[Saved data entries]
▼

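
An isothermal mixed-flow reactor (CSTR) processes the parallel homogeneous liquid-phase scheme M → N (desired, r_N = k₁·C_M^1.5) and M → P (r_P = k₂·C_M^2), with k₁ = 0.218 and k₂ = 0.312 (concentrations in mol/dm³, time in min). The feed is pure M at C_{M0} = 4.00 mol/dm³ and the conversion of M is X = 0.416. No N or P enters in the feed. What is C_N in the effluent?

0.522 mol/dm³

Exit C_M = C_{M0}(1−X) = 4.00×0.584 = 2.336 mol/dm³.
In a CSTR the entire volume is at exit conditions, so r_N = 0.218×2.336^1.5 = 0.7783 and r_P = 0.312×2.336^2 = 1.703.
Fraction of consumed M going to N: r_N/(r_N+r_P) = 0.3137.
C_N = 0.3137·C_{M0}·X = 0.3137×4.00×0.416 = 0.522 mol/dm³.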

▲

#### What this task involves
Line by line, restate the data exactly.

#### The answer
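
An isothermal mixed-flow reactor (CSTR) processes the parallel homogeneous liquid-phase scheme M → N (desired, r_N = k₁·C_M^1.5) and M → P (r_P = k₂·C_M^2), with k₁ = 0.218 and k₂ = 0.312 (concentrations in mol/dm³, time in min). The feed is pure M at C_{M0} = 4.00 mol/dm³ and the conversion of M is X = 0.416. No N or P enters in the feed. What is C_N in the effluent?

0.522 mol/dm³

Exit C_M = C_{M0}(1−X) = 4.00×0.584 = 2.336 mol/dm³.
In a CSTR the entire volume is at exit conditions, so r_N = 0.218×2.336^1.5 = 0.7783 and r_P = 0.312×2.336^2 = 1.703.
Fraction of consumed M going to N: r_N/(r_N+r_P) = 0.3137.
C_N = 0.3137·C_{M0}·X = 0.3137×4.00×0.416 = 0.522 mol/dm³.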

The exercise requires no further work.